Nothing more is wanted than an exact repeat of the data below.

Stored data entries
--- START ---

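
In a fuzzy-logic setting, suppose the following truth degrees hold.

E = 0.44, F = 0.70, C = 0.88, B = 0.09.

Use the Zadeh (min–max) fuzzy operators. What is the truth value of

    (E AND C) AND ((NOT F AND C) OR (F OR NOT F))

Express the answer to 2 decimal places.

0.44

E AND C = min(a, b) on (0.44, 0.88) = 0.44
NOT F = 1 − 0.70 = 0.30
NOT F AND C = min(a, b) on (0.30, 0.88) = 0.30
NOT F = 1 − 0.70 = 0.30
F OR NOT F = max(a, b) on (0.70, 0.30) = 0.70
(NOT F AND C) OR (F OR NOT F) = max(a, b) on (0.30, 0.70) = 0.70
(E AND C) AND ((NOT F AND C) OR (F OR NOT F)) = min(a, b) on (0.44, 0.70) = 0.44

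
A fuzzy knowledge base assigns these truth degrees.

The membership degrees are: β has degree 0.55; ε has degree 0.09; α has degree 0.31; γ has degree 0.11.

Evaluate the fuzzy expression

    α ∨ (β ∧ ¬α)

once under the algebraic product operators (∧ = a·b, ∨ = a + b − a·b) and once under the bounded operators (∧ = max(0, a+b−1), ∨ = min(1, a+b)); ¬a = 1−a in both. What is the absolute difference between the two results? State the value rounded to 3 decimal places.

Under algebraic product:
  ¬α = 1 − 0.3100 = 0.6900
  β ∧ ¬α = a·b on (0.5500, 0.6900) = 0.3795
  α ∨ (β ∧ ¬α) = a + b − a·b on (0.3100, 0.3795) = 0.5719
  → value = 0.5719
Under bounded:
  ¬α = 1 − 0.31 = 0.69
  β ∧ ¬α = max(0, a+b−1) on (0.55, 0.69) = 0.24
  α ∨ (β ∧ ¬α) = min(1, a+b) on (0.31, 0.24) = 0.55
  → value = 0.5500
|0.5719 − 0.5500| = 0.022

0.022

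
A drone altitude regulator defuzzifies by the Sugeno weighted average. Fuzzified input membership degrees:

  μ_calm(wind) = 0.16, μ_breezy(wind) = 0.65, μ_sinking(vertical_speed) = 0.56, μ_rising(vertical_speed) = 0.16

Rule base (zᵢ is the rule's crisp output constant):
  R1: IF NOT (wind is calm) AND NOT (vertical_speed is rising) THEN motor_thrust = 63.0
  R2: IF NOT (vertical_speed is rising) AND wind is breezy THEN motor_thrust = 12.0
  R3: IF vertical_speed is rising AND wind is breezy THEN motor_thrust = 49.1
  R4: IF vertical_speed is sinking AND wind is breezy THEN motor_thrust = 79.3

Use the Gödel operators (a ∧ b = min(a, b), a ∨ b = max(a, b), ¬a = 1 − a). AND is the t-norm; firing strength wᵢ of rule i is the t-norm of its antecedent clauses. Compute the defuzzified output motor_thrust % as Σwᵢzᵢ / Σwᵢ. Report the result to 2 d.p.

51.12

R1 (z=63.0): ¬calm=1−0.16=0.84, ¬rising=1−0.16=0.84; AND[min(a, b)] → w = 0.84
R2 (z=12.0): ¬rising=1−0.16=0.84, breezy=0.65; AND[min(a, b)] → w = 0.65
R3 (z=49.1): rising=0.16, breezy=0.65; AND[min(a, b)] → w = 0.16
R4 (z=79.3): sinking=0.56, breezy=0.65; AND[min(a, b)] → w = 0.56
Weighted average = (0.84·63.0 + 0.65·12.0 + 0.16·49.1 + 0.56·79.3) / (0.84 + 0.65 + 0.16 + 0.56)
  = 112.9840 / 2.2100 = 51.12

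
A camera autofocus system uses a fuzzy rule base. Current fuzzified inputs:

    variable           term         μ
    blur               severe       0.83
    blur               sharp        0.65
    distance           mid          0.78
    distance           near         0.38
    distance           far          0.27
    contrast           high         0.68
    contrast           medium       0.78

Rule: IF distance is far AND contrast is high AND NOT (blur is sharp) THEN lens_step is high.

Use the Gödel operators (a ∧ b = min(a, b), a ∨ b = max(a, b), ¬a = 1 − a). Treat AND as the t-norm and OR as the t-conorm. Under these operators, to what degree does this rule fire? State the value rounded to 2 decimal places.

0.27

firing strength: far=0.27, high=0.68, ¬sharp=1−0.65=0.35; AND[min(a, b)] → w = 0.27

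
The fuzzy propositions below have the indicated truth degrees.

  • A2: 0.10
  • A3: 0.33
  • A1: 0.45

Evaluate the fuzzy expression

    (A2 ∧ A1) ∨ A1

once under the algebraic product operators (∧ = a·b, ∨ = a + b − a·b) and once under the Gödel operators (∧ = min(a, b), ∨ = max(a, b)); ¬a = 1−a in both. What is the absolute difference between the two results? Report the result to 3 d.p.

Under algebraic product:
  A2 ∧ A1 = a·b on (0.1000, 0.4500) = 0.0450
  (A2 ∧ A1) ∨ A1 = a + b − a·b on (0.0450, 0.4500) = 0.4748
  → value = 0.4748
Under Gödel:
  A2 ∧ A1 = min(a, b) on (0.10, 0.45) = 0.10
  (A2 ∧ A1) ∨ A1 = max(a, b) on (0.10, 0.45) = 0.45
  → value = 0.4500
|0.4748 − 0.4500| = 0.025

0.025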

--- END ---

Finished exercise:
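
In a fuzzy-logic setting, suppose the following truth degrees hold.

E = 0.44, F = 0.70, C = 0.88, B = 0.09.

Use the Zadeh (min–max) fuzzy operators. What is the truth value of

    (E AND C) AND ((NOT F AND C) OR (F OR NOT F))

Express the answer to 2 decimal places.

0.44

E AND C = min(a, b) on (0.44, 0.88) = 0.44
NOT F = 1 − 0.70 = 0.30
NOT F AND C = min(a, b) on (0.30, 0.88) = 0.30
NOT F = 1 − 0.70 = 0.30
F OR NOT F = max(a, b) on (0.70, 0.30) = 0.70
(NOT F AND C) OR (F OR NOT F) = max(a, b) on (0.30, 0.70) = 0.70
(E AND C) AND ((NOT F AND C) OR (F OR NOT F)) = min(a, b) on (0.44, 0.70) = 0.44

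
A fuzzy knowledge base assigns these truth degrees.

The membership degrees are: β has degree 0.55; ε has degree 0.09; α has degree 0.31; γ has degree 0.11.

Evaluate the fuzzy expression

    α ∨ (β ∧ ¬α)

once under the algebraic product operators (∧ = a·b, ∨ = a + b − a·b) and once under the bounded operators (∧ = max(0, a+b−1), ∨ = min(1, a+b)); ¬a = 1−a in both. What is the absolute difference between the two results? State the value rounded to 3 decimal places.

Under algebraic product:
  ¬α = 1 − 0.3100 = 0.6900
  β ∧ ¬α = a·b on (0.5500, 0.6900) = 0.3795
  α ∨ (β ∧ ¬α) = a + b − a·b on (0.3100, 0.3795) = 0.5719
  → value = 0.5719
Under bounded:
  ¬α = 1 − 0.31 = 0.69
  β ∧ ¬α = max(0, a+b−1) on (0.55, 0.69) = 0.24
  α ∨ (β ∧ ¬α) = min(1, a+b) on (0.31, 0.24) = 0.55
  → value = 0.5500
|0.5719 − 0.5500| = 0.022

0.022

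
A drone altitude regulator defuzzifies by the Sugeno weighted average. Fuzzified input membership degrees:

  μ_calm(wind) = 0.16, μ_breezy(wind) = 0.65, μ_sinking(vertical_speed) = 0.56, μ_rising(vertical_speed) = 0.16

Rule base (zᵢ is the rule's crisp output constant):
  R1: IF NOT (wind is calm) AND NOT (vertical_speed is rising) THEN motor_thrust = 63.0
  R2: IF NOT (vertical_speed is rising) AND wind is breezy THEN motor_thrust = 12.0
  R3: IF vertical_speed is rising AND wind is breezy THEN motor_thrust = 49.1
  R4: IF vertical_speed is sinking AND wind is breezy THEN motor_thrust = 79.3

Use the Gödel operators (a ∧ b = min(a, b), a ∨ b = max(a, b), ¬a = 1 − a). AND is the t-norm; firing strength wᵢ of rule i is the t-norm of its antecedent clauses. Compute the defuzzified output motor_thrust % as Σwᵢzᵢ / Σwᵢ. Report the result to 2 d.p.

51.12

R1 (z=63.0): ¬calm=1−0.16=0.84, ¬rising=1−0.16=0.84; AND[min(a, b)] → w = 0.84
R2 (z=12.0): ¬rising=1−0.16=0.84, breezy=0.65; AND[min(a, b)] → w = 0.65
R3 (z=49.1): rising=0.16, breezy=0.65; AND[min(a, b)] → w = 0.16
R4 (z=79.3): sinking=0.56, breezy=0.65; AND[min(a, b)] → w = 0.56
Weighted average = (0.84·63.0 + 0.65·12.0 + 0.16·49.1 + 0.56·79.3) / (0.84 + 0.65 + 0.16 + 0.56)
  = 112.9840 / 2.2100 = 51.12

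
A camera autofocus system uses a fuzzy rule base. Current fuzzified inputs:

    variable           term         μ
    blur               severe       0.83
    blur               sharp        0.65
    distance           mid          0.78
    distance           near         0.38
    distance           far          0.27
    contrast           high         0.68
    contrast           medium       0.78

Rule: IF distance is far AND contrast is high AND NOT (blur is sharp) THEN lens_step is high.

Use the Gödel operators (a ∧ b = min(a, b), a ∨ b = max(a, b), ¬a = 1 − a). Treat AND as the t-norm and OR as the t-conorm. Under these operators, to what degree does this rule fire? State the value rounded to 2 decimal places.

0.27

firing strength: far=0.27, high=0.68, ¬sharp=1−0.65=0.35; AND[min(a, b)] → w = 0.27

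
The fuzzy propositions below have the indicated truth degrees.

  • A2: 0.10
  • A3: 0.33
  • A1: 0.45

Evaluate the fuzzy expression

    (A2 ∧ A1) ∨ A1

once under the algebraic product operators (∧ = a·b, ∨ = a + b − a·b) and once under the Gödel operators (∧ = min(a, b), ∨ = max(a, b)); ¬a = 1−a in both. What is the absolute difference between the two results? Report the result to 3 d.p.

Under algebraic product:
  A2 ∧ A1 = a·b on (0.1000, 0.4500) = 0.0450
  (A2 ∧ A1) ∨ A1 = a + b − a·b on (0.0450, 0.4500) = 0.4748
  → value = 0.4748
Under Gödel:
  A2 ∧ A1 = min(a, b) on (0.10, 0.45) = 0.10
  (A2 ∧ A1) ∨ A1 = max(a, b) on (0.10, 0.45) = 0.45
  → value = 0.4500
|0.4748 − 0.4500| = 0.025

0.025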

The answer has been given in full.